-------- RAW DATA
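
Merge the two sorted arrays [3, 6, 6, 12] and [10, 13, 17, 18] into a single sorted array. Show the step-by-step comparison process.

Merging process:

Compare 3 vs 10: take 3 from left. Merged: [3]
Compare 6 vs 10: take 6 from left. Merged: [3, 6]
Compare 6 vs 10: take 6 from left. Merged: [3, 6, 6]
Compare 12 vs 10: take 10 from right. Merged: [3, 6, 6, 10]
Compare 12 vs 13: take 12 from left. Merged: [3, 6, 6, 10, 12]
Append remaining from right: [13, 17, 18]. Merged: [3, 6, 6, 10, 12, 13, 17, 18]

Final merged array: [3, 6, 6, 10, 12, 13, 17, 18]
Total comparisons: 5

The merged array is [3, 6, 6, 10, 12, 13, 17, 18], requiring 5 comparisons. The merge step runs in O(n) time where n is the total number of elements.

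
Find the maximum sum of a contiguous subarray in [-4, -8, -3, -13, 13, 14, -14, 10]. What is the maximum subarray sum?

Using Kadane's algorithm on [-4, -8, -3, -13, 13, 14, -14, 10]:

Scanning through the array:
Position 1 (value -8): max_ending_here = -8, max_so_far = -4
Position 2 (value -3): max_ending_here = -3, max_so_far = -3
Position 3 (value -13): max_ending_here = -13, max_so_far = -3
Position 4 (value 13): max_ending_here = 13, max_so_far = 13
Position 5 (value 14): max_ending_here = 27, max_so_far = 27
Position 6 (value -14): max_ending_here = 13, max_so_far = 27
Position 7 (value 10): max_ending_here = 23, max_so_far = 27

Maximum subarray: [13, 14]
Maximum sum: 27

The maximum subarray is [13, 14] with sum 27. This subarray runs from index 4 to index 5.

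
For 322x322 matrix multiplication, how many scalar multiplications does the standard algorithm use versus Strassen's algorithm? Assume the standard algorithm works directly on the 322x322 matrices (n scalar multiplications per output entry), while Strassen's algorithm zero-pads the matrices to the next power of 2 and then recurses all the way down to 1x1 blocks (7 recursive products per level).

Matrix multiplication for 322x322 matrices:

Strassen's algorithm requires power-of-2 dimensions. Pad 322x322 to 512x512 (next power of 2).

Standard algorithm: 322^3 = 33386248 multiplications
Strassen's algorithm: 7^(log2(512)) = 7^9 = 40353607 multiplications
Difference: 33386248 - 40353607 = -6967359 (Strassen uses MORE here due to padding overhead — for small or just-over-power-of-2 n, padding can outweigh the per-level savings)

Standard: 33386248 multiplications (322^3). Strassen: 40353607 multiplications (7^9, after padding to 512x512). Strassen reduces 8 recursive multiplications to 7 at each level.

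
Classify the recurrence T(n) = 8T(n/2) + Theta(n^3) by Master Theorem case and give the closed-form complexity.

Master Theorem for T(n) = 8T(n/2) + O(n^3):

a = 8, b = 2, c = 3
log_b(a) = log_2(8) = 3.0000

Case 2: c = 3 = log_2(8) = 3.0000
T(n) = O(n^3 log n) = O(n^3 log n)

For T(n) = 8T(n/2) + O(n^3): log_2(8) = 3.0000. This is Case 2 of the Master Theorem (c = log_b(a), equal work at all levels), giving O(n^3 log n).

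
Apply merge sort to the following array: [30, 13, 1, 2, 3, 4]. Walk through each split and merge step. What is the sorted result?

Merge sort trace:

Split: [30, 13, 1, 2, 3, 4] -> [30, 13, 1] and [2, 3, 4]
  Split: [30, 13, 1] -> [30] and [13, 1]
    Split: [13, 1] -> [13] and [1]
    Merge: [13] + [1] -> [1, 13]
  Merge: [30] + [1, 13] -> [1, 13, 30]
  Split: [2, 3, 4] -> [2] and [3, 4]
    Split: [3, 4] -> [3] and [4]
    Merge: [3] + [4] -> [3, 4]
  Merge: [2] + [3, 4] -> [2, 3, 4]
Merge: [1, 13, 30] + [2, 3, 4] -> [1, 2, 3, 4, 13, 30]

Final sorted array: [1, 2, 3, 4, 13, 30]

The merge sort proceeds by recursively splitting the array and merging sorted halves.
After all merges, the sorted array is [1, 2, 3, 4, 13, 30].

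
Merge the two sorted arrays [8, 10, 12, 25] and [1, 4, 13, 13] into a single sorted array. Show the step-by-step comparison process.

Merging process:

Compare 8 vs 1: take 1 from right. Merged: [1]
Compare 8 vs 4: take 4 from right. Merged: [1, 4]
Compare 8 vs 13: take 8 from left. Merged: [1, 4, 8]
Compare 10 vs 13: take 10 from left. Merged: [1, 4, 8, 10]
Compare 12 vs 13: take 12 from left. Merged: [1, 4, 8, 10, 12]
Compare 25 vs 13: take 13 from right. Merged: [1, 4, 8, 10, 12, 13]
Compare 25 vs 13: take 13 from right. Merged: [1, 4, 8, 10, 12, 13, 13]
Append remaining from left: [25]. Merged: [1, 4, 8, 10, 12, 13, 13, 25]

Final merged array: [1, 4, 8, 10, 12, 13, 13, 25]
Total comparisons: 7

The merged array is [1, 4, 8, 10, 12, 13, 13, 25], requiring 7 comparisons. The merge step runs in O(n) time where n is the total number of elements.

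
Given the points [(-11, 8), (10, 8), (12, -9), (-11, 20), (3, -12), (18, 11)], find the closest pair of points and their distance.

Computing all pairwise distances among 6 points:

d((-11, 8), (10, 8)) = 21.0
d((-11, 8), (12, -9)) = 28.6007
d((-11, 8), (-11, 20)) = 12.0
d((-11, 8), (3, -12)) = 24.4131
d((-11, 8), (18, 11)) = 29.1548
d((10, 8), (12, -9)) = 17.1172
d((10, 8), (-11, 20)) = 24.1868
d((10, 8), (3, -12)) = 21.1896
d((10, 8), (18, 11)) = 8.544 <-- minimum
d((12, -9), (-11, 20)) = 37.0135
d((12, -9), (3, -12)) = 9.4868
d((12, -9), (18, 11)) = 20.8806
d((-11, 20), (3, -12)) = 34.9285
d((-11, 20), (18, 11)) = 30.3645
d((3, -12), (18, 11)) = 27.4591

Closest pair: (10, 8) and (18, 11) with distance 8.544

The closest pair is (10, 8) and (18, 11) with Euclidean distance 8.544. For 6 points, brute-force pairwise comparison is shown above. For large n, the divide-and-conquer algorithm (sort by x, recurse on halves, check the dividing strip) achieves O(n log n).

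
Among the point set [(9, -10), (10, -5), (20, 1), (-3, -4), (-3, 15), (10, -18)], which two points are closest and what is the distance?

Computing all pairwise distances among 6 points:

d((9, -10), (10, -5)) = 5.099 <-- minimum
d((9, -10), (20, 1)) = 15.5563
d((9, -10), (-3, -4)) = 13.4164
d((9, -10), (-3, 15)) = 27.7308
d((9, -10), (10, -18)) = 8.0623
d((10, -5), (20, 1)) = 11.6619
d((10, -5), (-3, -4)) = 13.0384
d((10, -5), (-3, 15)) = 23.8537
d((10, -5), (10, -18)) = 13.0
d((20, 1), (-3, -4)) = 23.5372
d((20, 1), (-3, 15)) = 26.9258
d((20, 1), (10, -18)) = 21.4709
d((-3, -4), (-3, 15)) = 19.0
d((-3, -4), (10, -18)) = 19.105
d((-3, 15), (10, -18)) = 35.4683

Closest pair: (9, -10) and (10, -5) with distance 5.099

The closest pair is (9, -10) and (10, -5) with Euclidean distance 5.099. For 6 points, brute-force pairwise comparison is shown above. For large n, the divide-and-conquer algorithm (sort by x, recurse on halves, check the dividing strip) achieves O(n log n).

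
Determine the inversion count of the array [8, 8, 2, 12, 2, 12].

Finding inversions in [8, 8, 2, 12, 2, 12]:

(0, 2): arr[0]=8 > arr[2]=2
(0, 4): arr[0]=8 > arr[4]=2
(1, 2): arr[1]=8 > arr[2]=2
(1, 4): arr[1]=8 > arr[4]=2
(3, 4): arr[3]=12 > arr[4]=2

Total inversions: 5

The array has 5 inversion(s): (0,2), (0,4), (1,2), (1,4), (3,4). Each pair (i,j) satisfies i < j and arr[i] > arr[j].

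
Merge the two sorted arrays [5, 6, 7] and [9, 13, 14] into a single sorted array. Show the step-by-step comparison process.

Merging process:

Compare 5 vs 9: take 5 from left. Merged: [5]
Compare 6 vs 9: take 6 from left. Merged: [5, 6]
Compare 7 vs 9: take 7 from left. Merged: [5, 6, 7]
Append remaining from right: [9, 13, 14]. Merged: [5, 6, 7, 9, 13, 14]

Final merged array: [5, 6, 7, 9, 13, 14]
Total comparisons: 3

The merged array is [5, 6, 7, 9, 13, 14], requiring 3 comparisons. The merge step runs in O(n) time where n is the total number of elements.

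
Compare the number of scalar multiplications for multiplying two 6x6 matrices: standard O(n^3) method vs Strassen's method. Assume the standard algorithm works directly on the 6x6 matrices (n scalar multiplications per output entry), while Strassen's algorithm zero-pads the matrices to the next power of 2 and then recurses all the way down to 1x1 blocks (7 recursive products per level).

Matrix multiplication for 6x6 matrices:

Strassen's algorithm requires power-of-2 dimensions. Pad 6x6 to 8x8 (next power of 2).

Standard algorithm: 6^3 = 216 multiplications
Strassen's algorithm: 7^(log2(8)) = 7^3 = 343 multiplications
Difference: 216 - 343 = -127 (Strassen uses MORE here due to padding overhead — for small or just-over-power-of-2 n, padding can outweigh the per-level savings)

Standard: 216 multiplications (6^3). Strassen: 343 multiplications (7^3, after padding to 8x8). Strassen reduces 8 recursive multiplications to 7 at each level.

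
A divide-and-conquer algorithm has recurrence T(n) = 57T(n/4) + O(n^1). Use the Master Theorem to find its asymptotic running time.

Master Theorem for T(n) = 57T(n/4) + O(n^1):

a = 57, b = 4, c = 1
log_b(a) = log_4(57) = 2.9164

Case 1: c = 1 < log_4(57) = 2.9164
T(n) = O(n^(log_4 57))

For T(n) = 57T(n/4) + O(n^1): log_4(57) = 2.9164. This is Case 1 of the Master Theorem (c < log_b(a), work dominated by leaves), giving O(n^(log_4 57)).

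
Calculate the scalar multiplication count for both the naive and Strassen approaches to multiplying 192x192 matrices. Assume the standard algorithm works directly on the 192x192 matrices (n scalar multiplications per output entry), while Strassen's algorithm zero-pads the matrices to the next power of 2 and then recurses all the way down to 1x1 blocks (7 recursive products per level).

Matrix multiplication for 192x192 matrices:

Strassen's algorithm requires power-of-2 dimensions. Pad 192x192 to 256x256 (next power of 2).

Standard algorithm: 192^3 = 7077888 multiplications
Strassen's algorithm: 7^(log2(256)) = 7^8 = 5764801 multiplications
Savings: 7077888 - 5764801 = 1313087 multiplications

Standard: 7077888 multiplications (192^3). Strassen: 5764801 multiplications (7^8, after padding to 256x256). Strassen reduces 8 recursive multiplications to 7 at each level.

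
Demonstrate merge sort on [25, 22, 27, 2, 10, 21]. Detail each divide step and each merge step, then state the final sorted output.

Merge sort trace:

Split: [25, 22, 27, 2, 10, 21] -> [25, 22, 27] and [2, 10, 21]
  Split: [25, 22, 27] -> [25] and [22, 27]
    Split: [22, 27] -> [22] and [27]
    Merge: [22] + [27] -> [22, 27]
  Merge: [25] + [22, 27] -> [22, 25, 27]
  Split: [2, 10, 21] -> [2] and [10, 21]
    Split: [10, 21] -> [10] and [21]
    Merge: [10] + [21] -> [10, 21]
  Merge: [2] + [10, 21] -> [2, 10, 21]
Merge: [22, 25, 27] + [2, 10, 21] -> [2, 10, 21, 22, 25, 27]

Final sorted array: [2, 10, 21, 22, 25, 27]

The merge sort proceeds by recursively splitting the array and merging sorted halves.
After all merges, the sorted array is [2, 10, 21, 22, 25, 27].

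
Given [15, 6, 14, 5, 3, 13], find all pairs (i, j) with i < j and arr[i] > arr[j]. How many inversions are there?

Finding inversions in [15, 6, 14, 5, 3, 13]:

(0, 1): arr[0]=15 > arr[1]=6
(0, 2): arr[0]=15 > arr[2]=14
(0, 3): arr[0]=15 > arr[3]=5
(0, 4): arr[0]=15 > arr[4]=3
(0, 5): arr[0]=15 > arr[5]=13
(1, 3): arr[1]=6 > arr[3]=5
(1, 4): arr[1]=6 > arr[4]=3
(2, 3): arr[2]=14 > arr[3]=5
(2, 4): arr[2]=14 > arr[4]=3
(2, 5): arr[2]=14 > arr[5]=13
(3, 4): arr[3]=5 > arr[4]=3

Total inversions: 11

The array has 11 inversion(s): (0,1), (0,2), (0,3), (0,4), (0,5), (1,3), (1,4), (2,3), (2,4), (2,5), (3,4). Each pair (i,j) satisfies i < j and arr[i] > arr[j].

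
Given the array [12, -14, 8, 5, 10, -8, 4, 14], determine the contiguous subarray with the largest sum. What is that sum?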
----------------
-------- RAW DATA
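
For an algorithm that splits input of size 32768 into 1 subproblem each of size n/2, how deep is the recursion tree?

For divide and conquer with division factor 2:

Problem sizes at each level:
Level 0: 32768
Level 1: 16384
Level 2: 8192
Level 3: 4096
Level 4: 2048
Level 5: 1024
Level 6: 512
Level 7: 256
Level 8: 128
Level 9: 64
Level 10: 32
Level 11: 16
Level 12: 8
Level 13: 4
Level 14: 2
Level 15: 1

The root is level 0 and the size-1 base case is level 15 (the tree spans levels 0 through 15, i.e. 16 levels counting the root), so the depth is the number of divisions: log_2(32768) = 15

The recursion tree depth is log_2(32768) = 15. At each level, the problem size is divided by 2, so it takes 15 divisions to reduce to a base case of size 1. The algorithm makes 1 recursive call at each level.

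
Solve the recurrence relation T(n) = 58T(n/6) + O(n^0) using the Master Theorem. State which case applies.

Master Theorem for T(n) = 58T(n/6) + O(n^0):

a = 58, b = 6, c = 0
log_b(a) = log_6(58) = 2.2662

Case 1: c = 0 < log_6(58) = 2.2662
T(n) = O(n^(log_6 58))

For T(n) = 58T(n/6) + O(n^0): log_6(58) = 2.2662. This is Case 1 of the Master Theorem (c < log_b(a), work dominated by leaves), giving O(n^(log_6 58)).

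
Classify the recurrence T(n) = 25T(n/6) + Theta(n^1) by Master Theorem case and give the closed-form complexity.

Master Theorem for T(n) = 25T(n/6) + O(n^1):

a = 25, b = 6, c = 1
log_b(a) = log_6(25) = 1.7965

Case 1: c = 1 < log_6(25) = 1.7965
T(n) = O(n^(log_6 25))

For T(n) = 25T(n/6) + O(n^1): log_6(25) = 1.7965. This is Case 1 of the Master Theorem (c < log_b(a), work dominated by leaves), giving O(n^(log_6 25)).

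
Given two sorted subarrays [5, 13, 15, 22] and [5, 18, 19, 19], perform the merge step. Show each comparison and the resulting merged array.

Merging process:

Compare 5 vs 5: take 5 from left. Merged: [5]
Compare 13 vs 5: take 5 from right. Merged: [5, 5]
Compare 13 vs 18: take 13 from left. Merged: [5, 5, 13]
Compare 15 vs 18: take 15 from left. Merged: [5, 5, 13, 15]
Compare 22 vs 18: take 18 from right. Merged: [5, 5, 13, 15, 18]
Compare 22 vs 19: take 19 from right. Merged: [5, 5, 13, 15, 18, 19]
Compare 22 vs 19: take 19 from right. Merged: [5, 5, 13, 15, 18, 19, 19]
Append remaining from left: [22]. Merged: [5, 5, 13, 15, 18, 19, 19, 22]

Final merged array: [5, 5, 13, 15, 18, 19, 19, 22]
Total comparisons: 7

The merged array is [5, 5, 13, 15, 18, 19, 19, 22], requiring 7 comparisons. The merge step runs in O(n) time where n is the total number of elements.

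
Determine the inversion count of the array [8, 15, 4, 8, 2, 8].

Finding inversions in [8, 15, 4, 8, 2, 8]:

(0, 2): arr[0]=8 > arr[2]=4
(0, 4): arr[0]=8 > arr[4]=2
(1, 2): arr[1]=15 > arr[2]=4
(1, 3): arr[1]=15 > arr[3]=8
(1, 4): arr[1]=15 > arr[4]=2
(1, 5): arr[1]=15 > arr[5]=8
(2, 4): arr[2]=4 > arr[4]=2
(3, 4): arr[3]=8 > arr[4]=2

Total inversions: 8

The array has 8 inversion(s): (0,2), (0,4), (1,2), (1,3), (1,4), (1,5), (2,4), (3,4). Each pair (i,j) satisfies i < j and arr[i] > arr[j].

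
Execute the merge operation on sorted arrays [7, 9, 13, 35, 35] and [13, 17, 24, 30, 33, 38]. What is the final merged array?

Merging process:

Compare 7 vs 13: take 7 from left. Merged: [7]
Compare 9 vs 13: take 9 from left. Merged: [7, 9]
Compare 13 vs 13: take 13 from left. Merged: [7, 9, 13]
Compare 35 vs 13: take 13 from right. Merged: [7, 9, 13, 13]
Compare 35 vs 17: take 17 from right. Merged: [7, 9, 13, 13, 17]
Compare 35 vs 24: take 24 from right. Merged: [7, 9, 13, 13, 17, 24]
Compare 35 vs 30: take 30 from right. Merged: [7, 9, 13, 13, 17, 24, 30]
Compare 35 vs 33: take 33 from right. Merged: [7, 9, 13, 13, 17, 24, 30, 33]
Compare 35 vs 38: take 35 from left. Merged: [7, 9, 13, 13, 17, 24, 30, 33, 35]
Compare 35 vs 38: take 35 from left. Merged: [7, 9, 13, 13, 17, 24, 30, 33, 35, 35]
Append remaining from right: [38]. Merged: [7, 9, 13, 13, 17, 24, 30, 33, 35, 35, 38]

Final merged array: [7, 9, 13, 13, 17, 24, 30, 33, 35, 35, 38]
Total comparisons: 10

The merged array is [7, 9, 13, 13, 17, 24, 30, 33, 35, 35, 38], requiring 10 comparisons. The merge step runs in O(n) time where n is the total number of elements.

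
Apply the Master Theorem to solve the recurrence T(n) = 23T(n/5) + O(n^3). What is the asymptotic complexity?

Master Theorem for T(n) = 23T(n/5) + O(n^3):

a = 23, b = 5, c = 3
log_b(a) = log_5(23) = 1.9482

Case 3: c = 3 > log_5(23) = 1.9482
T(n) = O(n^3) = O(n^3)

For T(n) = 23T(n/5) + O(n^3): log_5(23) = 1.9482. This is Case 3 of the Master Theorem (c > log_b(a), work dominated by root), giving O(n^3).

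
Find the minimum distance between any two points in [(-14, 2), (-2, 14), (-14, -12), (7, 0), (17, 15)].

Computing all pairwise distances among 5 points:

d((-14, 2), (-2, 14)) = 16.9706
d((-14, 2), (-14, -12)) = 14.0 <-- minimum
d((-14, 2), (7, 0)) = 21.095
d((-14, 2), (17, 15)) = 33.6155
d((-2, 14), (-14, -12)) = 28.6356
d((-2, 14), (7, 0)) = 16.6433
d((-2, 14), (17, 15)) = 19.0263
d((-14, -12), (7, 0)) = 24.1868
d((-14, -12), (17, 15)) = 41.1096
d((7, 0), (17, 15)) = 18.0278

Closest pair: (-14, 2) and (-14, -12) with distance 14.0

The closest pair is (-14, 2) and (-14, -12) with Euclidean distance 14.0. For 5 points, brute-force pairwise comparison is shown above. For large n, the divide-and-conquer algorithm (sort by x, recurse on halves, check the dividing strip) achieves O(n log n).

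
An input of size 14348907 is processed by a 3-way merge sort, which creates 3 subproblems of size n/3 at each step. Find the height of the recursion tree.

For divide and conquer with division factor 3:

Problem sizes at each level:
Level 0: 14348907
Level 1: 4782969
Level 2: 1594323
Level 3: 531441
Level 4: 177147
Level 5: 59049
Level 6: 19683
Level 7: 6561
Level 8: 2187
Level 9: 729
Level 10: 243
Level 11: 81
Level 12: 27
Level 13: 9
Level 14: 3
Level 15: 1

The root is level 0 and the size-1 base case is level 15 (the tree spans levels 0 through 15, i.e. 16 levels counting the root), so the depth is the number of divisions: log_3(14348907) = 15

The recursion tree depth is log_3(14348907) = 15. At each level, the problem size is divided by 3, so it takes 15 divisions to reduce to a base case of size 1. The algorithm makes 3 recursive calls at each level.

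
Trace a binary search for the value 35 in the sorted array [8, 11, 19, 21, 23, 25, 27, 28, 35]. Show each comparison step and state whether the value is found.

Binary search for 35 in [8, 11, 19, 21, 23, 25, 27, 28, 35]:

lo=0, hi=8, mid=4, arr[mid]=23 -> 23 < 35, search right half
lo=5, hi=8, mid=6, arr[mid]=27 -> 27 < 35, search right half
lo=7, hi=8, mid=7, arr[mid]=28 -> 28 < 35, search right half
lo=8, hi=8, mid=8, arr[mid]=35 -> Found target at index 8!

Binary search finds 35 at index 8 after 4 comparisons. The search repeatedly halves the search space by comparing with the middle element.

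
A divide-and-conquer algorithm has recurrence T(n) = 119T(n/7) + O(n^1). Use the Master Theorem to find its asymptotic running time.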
----------------
-------- RAW DATA
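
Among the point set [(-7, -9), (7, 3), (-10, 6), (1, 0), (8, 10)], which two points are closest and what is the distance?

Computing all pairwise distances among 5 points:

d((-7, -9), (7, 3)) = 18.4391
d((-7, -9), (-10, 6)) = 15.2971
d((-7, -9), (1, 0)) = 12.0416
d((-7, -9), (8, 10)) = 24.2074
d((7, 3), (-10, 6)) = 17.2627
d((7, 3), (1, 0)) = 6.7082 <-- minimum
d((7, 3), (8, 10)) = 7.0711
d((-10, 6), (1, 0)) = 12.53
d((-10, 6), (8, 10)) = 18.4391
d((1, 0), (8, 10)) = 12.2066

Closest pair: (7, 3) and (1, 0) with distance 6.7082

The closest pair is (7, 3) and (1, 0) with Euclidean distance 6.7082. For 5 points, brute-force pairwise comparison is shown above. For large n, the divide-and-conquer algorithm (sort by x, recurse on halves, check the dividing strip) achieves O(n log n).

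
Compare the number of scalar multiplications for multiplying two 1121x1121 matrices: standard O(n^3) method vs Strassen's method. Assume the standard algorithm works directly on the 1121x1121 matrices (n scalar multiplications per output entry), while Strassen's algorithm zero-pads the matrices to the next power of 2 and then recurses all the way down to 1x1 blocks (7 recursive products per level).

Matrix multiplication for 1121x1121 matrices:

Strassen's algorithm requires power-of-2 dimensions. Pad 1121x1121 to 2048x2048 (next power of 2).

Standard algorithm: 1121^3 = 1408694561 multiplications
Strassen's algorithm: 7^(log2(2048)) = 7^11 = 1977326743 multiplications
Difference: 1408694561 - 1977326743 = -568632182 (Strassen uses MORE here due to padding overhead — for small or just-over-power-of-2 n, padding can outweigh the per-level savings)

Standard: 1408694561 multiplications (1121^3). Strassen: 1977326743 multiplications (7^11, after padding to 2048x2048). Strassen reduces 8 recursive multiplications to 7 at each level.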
----------------
Write down exactly the span of lines above from the one containing "Demonstrate merge sort" to the one containing "Given the array", both ends included.

*EXPECTED ANSWER*.
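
Demonstrate merge sort on [25, 22, 27, 2, 10, 21]. Detail each divide step and each merge step, then state the final sorted output.

Merge sort trace:

Split: [25, 22, 27, 2, 10, 21] -> [25, 22, 27] and [2, 10, 21]
  Split: [25, 22, 27] -> [25] and [22, 27]
    Split: [22, 27] -> [22] and [27]
    Merge: [22] + [27] -> [22, 27]
  Merge: [25] + [22, 27] -> [22, 25, 27]
  Split: [2, 10, 21] -> [2] and [10, 21]
    Split: [10, 21] -> [10] and [21]
    Merge: [10] + [21] -> [10, 21]
  Merge: [2] + [10, 21] -> [2, 10, 21]
Merge: [22, 25, 27] + [2, 10, 21] -> [2, 10, 21, 22, 25, 27]

Final sorted array: [2, 10, 21, 22, 25, 27]

The merge sort proceeds by recursively splitting the array and merging sorted halves.
After all merges, the sorted array is [2, 10, 21, 22, 25, 27].

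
Given [15, 6, 14, 5, 3, 13], find all pairs (i, j) with i < j and arr[i] > arr[j]. How many inversions are there?

Finding inversions in [15, 6, 14, 5, 3, 13]:

(0, 1): arr[0]=15 > arr[1]=6
(0, 2): arr[0]=15 > arr[2]=14
(0, 3): arr[0]=15 > arr[3]=5
(0, 4): arr[0]=15 > arr[4]=3
(0, 5): arr[0]=15 > arr[5]=13
(1, 3): arr[1]=6 > arr[3]=5
(1, 4): arr[1]=6 > arr[4]=3
(2, 3): arr[2]=14 > arr[3]=5
(2, 4): arr[2]=14 > arr[4]=3
(2, 5): arr[2]=14 > arr[5]=13
(3, 4): arr[3]=5 > arr[4]=3

Total inversions: 11

The array has 11 inversion(s): (0,1), (0,2), (0,3), (0,4), (0,5), (1,3), (1,4), (2,3), (2,4), (2,5), (3,4). Each pair (i,j) satisfies i < j and arr[i] > arr[j].

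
Given the array [12, -14, 8, 5, 10, -8, 4, 14], determine the contiguous subarray with the largest sum. What is that sum?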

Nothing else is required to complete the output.